Exercise details =>
The answer must be the full listing, restated word for word.

Material shown =>

=== Section Start ===

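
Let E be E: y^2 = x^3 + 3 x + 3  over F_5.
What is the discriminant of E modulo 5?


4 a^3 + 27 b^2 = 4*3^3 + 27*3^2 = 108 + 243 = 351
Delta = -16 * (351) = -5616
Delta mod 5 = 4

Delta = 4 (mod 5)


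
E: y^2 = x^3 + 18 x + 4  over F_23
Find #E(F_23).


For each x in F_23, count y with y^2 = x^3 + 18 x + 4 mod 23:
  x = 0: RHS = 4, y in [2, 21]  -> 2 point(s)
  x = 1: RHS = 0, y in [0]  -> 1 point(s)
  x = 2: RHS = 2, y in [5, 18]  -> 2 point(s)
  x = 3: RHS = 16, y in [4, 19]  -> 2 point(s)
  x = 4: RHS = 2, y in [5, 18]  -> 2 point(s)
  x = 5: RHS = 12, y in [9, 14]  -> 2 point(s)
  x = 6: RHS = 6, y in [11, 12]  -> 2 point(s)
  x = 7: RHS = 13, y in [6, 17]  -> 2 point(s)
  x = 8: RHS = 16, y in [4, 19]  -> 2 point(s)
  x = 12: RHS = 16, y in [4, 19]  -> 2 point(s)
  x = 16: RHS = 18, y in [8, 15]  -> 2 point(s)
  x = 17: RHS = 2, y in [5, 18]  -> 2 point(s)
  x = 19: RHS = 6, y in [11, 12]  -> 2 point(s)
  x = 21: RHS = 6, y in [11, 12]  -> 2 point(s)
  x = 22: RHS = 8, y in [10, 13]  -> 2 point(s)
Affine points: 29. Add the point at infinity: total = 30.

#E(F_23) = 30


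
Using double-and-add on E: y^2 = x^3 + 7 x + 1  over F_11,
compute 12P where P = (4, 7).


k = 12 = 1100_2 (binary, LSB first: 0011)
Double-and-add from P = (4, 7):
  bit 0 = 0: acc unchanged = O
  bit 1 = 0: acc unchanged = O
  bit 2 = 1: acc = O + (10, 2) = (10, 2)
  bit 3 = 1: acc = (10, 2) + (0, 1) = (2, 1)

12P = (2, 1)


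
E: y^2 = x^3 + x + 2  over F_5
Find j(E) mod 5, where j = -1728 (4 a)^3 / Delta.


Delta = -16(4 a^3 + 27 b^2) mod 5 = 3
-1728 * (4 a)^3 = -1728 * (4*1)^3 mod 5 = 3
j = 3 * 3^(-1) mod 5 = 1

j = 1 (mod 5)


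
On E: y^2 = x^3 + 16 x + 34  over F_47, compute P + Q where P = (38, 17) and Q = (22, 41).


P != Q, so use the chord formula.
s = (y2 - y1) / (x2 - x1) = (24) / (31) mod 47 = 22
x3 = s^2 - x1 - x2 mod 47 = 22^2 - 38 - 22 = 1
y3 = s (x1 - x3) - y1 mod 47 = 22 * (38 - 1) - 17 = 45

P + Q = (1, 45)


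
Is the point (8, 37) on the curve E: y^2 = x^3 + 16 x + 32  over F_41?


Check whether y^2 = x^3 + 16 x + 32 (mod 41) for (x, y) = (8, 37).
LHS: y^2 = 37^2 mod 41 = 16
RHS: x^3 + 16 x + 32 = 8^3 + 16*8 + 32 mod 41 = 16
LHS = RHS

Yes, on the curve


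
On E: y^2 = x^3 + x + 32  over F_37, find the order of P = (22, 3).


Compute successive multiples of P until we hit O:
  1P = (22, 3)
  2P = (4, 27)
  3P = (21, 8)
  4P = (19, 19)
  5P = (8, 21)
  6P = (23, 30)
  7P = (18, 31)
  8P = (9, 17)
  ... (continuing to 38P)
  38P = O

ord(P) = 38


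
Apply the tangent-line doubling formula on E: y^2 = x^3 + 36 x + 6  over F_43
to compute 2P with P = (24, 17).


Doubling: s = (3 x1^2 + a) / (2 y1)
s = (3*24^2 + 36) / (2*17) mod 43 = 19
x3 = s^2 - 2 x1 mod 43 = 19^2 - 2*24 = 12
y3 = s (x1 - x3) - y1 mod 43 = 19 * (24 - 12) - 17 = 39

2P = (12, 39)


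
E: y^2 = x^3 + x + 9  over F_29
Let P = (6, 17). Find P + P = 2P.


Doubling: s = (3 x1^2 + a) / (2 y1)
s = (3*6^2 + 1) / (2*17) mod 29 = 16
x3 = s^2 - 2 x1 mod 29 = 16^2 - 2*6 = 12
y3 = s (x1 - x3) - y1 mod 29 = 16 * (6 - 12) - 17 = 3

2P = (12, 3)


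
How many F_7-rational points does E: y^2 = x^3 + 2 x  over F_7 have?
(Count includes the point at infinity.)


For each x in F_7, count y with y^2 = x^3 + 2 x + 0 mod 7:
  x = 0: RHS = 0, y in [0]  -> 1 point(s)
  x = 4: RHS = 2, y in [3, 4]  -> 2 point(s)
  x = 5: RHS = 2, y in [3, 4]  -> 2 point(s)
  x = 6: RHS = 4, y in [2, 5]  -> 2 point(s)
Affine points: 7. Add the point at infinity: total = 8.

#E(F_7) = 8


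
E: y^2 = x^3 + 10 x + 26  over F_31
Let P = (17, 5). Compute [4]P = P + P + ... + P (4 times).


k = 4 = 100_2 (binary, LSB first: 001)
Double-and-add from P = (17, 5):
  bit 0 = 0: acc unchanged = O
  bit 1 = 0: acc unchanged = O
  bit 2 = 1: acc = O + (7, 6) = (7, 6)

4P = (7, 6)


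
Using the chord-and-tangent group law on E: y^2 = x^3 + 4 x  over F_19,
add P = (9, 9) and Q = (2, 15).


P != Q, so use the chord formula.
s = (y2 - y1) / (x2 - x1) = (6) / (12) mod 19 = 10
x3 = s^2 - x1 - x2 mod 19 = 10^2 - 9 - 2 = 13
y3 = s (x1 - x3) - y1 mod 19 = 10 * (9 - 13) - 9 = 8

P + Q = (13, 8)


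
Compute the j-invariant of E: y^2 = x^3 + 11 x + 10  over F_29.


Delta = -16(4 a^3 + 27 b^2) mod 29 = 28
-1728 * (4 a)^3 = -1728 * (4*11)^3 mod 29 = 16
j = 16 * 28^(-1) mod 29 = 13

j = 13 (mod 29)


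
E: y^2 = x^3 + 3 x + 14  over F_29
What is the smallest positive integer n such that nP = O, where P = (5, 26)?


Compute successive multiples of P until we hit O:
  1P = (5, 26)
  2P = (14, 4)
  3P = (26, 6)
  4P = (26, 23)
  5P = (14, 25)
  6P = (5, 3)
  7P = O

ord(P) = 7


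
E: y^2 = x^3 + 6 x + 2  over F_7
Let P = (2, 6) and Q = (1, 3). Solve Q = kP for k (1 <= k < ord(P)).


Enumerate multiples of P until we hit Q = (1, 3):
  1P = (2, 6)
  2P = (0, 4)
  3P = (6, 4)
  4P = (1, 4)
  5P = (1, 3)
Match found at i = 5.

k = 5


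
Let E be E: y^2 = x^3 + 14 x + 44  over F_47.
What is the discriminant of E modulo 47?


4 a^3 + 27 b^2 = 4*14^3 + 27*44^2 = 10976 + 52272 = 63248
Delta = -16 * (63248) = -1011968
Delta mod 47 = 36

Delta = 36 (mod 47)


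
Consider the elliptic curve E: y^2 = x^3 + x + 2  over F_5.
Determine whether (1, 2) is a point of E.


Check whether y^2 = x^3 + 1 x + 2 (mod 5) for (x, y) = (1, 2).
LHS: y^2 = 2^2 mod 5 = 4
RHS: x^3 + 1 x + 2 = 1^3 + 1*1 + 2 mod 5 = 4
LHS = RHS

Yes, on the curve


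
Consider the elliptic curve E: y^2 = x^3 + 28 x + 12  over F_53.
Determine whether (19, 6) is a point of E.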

=== Section End ===

Solution to the exercise =>
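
Let E be E: y^2 = x^3 + 3 x + 3  over F_5.
What is the discriminant of E modulo 5?


4 a^3 + 27 b^2 = 4*3^3 + 27*3^2 = 108 + 243 = 351
Delta = -16 * (351) = -5616
Delta mod 5 = 4

Delta = 4 (mod 5)


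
E: y^2 = x^3 + 18 x + 4  over F_23
Find #E(F_23).


For each x in F_23, count y with y^2 = x^3 + 18 x + 4 mod 23:
  x = 0: RHS = 4, y in [2, 21]  -> 2 point(s)
  x = 1: RHS = 0, y in [0]  -> 1 point(s)
  x = 2: RHS = 2, y in [5, 18]  -> 2 point(s)
  x = 3: RHS = 16, y in [4, 19]  -> 2 point(s)
  x = 4: RHS = 2, y in [5, 18]  -> 2 point(s)
  x = 5: RHS = 12, y in [9, 14]  -> 2 point(s)
  x = 6: RHS = 6, y in [11, 12]  -> 2 point(s)
  x = 7: RHS = 13, y in [6, 17]  -> 2 point(s)
  x = 8: RHS = 16, y in [4, 19]  -> 2 point(s)
  x = 12: RHS = 16, y in [4, 19]  -> 2 point(s)
  x = 16: RHS = 18, y in [8, 15]  -> 2 point(s)
  x = 17: RHS = 2, y in [5, 18]  -> 2 point(s)
  x = 19: RHS = 6, y in [11, 12]  -> 2 point(s)
  x = 21: RHS = 6, y in [11, 12]  -> 2 point(s)
  x = 22: RHS = 8, y in [10, 13]  -> 2 point(s)
Affine points: 29. Add the point at infinity: total = 30.

#E(F_23) = 30


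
Using double-and-add on E: y^2 = x^3 + 7 x + 1  over F_11,
compute 12P where P = (4, 7).


k = 12 = 1100_2 (binary, LSB first: 0011)
Double-and-add from P = (4, 7):
  bit 0 = 0: acc unchanged = O
  bit 1 = 0: acc unchanged = O
  bit 2 = 1: acc = O + (10, 2) = (10, 2)
  bit 3 = 1: acc = (10, 2) + (0, 1) = (2, 1)

12P = (2, 1)


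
E: y^2 = x^3 + x + 2  over F_5
Find j(E) mod 5, where j = -1728 (4 a)^3 / Delta.


Delta = -16(4 a^3 + 27 b^2) mod 5 = 3
-1728 * (4 a)^3 = -1728 * (4*1)^3 mod 5 = 3
j = 3 * 3^(-1) mod 5 = 1

j = 1 (mod 5)


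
On E: y^2 = x^3 + 16 x + 34  over F_47, compute P + Q where P = (38, 17) and Q = (22, 41).


P != Q, so use the chord formula.
s = (y2 - y1) / (x2 - x1) = (24) / (31) mod 47 = 22
x3 = s^2 - x1 - x2 mod 47 = 22^2 - 38 - 22 = 1
y3 = s (x1 - x3) - y1 mod 47 = 22 * (38 - 1) - 17 = 45

P + Q = (1, 45)


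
Is the point (8, 37) on the curve E: y^2 = x^3 + 16 x + 32  over F_41?


Check whether y^2 = x^3 + 16 x + 32 (mod 41) for (x, y) = (8, 37).
LHS: y^2 = 37^2 mod 41 = 16
RHS: x^3 + 16 x + 32 = 8^3 + 16*8 + 32 mod 41 = 16
LHS = RHS

Yes, on the curve


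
On E: y^2 = x^3 + x + 32  over F_37, find the order of P = (22, 3).


Compute successive multiples of P until we hit O:
  1P = (22, 3)
  2P = (4, 27)
  3P = (21, 8)
  4P = (19, 19)
  5P = (8, 21)
  6P = (23, 30)
  7P = (18, 31)
  8P = (9, 17)
  ... (continuing to 38P)
  38P = O

ord(P) = 38


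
Apply the tangent-line doubling formula on E: y^2 = x^3 + 36 x + 6  over F_43
to compute 2P with P = (24, 17).


Doubling: s = (3 x1^2 + a) / (2 y1)
s = (3*24^2 + 36) / (2*17) mod 43 = 19
x3 = s^2 - 2 x1 mod 43 = 19^2 - 2*24 = 12
y3 = s (x1 - x3) - y1 mod 43 = 19 * (24 - 12) - 17 = 39

2P = (12, 39)


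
E: y^2 = x^3 + x + 9  over F_29
Let P = (6, 17). Find P + P = 2P.


Doubling: s = (3 x1^2 + a) / (2 y1)
s = (3*6^2 + 1) / (2*17) mod 29 = 16
x3 = s^2 - 2 x1 mod 29 = 16^2 - 2*6 = 12
y3 = s (x1 - x3) - y1 mod 29 = 16 * (6 - 12) - 17 = 3

2P = (12, 3)


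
How many F_7-rational points does E: y^2 = x^3 + 2 x  over F_7 have?
(Count includes the point at infinity.)


For each x in F_7, count y with y^2 = x^3 + 2 x + 0 mod 7:
  x = 0: RHS = 0, y in [0]  -> 1 point(s)
  x = 4: RHS = 2, y in [3, 4]  -> 2 point(s)
  x = 5: RHS = 2, y in [3, 4]  -> 2 point(s)
  x = 6: RHS = 4, y in [2, 5]  -> 2 point(s)
Affine points: 7. Add the point at infinity: total = 8.

#E(F_7) = 8


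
E: y^2 = x^3 + 10 x + 26  over F_31
Let P = (17, 5). Compute [4]P = P + P + ... + P (4 times).


k = 4 = 100_2 (binary, LSB first: 001)
Double-and-add from P = (17, 5):
  bit 0 = 0: acc unchanged = O
  bit 1 = 0: acc unchanged = O
  bit 2 = 1: acc = O + (7, 6) = (7, 6)

4P = (7, 6)


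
Using the chord-and-tangent group law on E: y^2 = x^3 + 4 x  over F_19,
add P = (9, 9) and Q = (2, 15).


P != Q, so use the chord formula.
s = (y2 - y1) / (x2 - x1) = (6) / (12) mod 19 = 10
x3 = s^2 - x1 - x2 mod 19 = 10^2 - 9 - 2 = 13
y3 = s (x1 - x3) - y1 mod 19 = 10 * (9 - 13) - 9 = 8

P + Q = (13, 8)


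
Compute the j-invariant of E: y^2 = x^3 + 11 x + 10  over F_29.


Delta = -16(4 a^3 + 27 b^2) mod 29 = 28
-1728 * (4 a)^3 = -1728 * (4*11)^3 mod 29 = 16
j = 16 * 28^(-1) mod 29 = 13

j = 13 (mod 29)


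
E: y^2 = x^3 + 3 x + 14  over F_29
What is the smallest positive integer n such that nP = O, where P = (5, 26)?


Compute successive multiples of P until we hit O:
  1P = (5, 26)
  2P = (14, 4)
  3P = (26, 6)
  4P = (26, 23)
  5P = (14, 25)
  6P = (5, 3)
  7P = O

ord(P) = 7


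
E: y^2 = x^3 + 6 x + 2  over F_7
Let P = (2, 6) and Q = (1, 3). Solve Q = kP for k (1 <= k < ord(P)).


Enumerate multiples of P until we hit Q = (1, 3):
  1P = (2, 6)
  2P = (0, 4)
  3P = (6, 4)
  4P = (1, 4)
  5P = (1, 3)
Match found at i = 5.

k = 5


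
Let E be E: y^2 = x^3 + 14 x + 44  over F_47.
What is the discriminant of E modulo 47?


4 a^3 + 27 b^2 = 4*14^3 + 27*44^2 = 10976 + 52272 = 63248
Delta = -16 * (63248) = -1011968
Delta mod 47 = 36

Delta = 36 (mod 47)


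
Consider the elliptic curve E: y^2 = x^3 + x + 2  over F_5.
Determine whether (1, 2) is a point of E.


Check whether y^2 = x^3 + 1 x + 2 (mod 5) for (x, y) = (1, 2).
LHS: y^2 = 2^2 mod 5 = 4
RHS: x^3 + 1 x + 2 = 1^3 + 1*1 + 2 mod 5 = 4
LHS = RHS

Yes, on the curve


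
Consider the elliptic curve E: y^2 = x^3 + 28 x + 12  over F_53.
Determine whether (19, 6) is a point of E.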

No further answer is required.